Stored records
---+---
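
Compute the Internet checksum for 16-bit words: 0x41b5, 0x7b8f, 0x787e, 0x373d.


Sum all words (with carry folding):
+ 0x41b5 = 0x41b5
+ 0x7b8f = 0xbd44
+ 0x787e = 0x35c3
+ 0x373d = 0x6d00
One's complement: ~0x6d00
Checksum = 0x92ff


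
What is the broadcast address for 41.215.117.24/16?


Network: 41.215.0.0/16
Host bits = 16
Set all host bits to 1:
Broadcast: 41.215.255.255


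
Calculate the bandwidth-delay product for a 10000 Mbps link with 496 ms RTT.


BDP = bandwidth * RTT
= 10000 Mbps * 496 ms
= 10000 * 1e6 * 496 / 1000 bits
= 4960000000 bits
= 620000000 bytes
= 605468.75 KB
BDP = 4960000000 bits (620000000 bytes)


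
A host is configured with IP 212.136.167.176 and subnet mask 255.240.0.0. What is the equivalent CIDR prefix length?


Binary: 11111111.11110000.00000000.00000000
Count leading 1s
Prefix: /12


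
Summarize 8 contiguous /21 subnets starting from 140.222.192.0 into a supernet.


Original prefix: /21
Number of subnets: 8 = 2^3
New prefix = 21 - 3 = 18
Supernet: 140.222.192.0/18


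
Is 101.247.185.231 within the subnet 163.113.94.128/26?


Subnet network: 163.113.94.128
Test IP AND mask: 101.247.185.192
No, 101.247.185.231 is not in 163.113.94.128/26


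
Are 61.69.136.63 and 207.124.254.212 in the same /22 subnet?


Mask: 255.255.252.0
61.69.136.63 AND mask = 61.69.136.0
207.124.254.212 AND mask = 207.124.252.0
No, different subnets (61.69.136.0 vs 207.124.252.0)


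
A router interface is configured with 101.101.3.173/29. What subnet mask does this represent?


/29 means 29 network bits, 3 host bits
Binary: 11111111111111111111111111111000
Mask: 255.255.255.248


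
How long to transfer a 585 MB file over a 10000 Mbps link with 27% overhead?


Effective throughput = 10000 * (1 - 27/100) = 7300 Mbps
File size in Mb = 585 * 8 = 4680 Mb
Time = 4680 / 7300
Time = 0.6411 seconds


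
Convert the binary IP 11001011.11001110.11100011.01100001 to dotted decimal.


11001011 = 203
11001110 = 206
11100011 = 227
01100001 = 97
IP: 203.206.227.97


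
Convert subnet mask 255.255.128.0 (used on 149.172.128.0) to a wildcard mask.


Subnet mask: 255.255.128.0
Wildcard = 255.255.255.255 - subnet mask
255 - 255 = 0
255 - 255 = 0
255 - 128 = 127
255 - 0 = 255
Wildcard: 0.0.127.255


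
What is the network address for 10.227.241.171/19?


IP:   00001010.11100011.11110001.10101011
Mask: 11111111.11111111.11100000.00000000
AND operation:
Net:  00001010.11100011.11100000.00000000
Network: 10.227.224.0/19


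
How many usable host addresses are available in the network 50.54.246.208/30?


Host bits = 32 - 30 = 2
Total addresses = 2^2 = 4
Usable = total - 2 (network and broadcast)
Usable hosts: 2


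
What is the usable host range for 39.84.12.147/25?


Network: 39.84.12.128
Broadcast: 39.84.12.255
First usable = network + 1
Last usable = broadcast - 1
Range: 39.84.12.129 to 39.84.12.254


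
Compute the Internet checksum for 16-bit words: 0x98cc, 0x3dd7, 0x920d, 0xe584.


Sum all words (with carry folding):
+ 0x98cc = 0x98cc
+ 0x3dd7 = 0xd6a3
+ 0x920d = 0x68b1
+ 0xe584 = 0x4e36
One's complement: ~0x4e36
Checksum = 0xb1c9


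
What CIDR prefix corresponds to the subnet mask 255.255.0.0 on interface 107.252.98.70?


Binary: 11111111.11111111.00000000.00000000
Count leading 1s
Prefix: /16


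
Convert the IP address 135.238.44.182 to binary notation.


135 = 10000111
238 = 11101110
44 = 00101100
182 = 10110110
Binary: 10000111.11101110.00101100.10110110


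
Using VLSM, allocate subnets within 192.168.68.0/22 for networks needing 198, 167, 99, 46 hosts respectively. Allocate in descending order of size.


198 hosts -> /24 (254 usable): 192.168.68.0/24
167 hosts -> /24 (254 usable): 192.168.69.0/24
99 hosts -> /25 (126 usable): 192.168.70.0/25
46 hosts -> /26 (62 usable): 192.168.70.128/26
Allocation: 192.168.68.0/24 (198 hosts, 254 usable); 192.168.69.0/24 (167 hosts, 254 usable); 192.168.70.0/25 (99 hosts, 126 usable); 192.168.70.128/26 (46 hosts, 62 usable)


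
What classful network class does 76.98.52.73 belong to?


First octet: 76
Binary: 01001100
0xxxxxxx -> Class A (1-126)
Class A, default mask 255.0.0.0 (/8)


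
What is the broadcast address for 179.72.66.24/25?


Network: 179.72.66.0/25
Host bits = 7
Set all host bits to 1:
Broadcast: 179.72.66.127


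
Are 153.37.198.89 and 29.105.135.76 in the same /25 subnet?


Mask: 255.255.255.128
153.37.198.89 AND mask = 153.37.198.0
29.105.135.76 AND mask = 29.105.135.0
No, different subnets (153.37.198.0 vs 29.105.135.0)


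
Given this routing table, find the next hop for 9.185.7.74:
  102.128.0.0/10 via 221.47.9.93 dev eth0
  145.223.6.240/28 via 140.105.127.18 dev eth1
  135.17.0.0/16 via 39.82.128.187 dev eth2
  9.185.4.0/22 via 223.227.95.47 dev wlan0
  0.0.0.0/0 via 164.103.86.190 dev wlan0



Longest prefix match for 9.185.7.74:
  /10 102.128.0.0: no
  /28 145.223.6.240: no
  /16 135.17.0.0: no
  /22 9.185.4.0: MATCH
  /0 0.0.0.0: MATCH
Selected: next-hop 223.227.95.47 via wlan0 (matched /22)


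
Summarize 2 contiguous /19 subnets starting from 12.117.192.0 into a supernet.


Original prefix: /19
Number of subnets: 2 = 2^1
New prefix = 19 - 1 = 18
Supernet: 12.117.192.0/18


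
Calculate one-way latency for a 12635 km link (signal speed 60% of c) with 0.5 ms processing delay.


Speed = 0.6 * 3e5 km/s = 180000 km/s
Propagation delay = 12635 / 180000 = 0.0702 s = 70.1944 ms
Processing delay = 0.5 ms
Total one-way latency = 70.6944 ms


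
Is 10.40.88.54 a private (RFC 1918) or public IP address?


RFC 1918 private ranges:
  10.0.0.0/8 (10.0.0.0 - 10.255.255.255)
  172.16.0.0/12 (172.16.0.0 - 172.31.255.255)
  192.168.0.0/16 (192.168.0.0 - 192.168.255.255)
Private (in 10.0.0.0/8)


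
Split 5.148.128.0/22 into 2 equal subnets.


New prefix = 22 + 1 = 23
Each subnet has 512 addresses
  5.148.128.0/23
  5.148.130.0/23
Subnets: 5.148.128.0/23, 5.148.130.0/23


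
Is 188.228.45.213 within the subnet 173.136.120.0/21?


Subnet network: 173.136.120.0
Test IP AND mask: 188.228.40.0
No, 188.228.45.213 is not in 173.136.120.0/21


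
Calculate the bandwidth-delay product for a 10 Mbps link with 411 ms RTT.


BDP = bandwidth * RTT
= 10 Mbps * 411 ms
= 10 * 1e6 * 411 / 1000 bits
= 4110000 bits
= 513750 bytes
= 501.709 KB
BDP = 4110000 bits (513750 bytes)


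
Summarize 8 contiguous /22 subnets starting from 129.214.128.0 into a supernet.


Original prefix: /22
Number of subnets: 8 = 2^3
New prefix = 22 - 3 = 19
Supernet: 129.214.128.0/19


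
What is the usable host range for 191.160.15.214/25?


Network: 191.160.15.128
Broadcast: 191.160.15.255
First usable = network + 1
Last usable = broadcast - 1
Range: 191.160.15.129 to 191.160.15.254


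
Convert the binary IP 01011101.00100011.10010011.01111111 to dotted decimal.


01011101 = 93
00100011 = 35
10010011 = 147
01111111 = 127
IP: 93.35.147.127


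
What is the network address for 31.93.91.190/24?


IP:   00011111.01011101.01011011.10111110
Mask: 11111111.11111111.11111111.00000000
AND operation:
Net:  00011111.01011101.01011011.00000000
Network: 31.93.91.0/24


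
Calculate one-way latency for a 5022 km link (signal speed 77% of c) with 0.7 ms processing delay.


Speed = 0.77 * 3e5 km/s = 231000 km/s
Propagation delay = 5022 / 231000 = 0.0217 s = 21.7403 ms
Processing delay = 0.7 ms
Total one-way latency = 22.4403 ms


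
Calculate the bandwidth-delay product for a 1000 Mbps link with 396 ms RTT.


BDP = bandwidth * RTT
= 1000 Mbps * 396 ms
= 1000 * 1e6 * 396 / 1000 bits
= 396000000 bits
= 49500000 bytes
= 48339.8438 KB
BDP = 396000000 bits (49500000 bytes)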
---+---
▶ [ACTIVITY]:
Print exactly the lines from the one containing "Convert the binary IP 01011101.00100011.10010011.01111111" through the last line of the records above, both included.

▶ [TASK SOLUTION]:
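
Convert the binary IP 01011101.00100011.10010011.01111111 to dotted decimal.


01011101 = 93
00100011 = 35
10010011 = 147
01111111 = 127
IP: 93.35.147.127


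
What is the network address for 31.93.91.190/24?


IP:   00011111.01011101.01011011.10111110
Mask: 11111111.11111111.11111111.00000000
AND operation:
Net:  00011111.01011101.01011011.00000000
Network: 31.93.91.0/24


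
Calculate one-way latency for a 5022 km link (signal speed 77% of c) with 0.7 ms processing delay.


Speed = 0.77 * 3e5 km/s = 231000 km/s
Propagation delay = 5022 / 231000 = 0.0217 s = 21.7403 ms
Processing delay = 0.7 ms
Total one-way latency = 22.4403 ms


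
Calculate the bandwidth-delay product for a 1000 Mbps link with 396 ms RTT.


BDP = bandwidth * RTT
= 1000 Mbps * 396 ms
= 1000 * 1e6 * 396 / 1000 bits
= 396000000 bits
= 49500000 bytes
= 48339.8438 KB
BDP = 396000000 bits (49500000 bytes)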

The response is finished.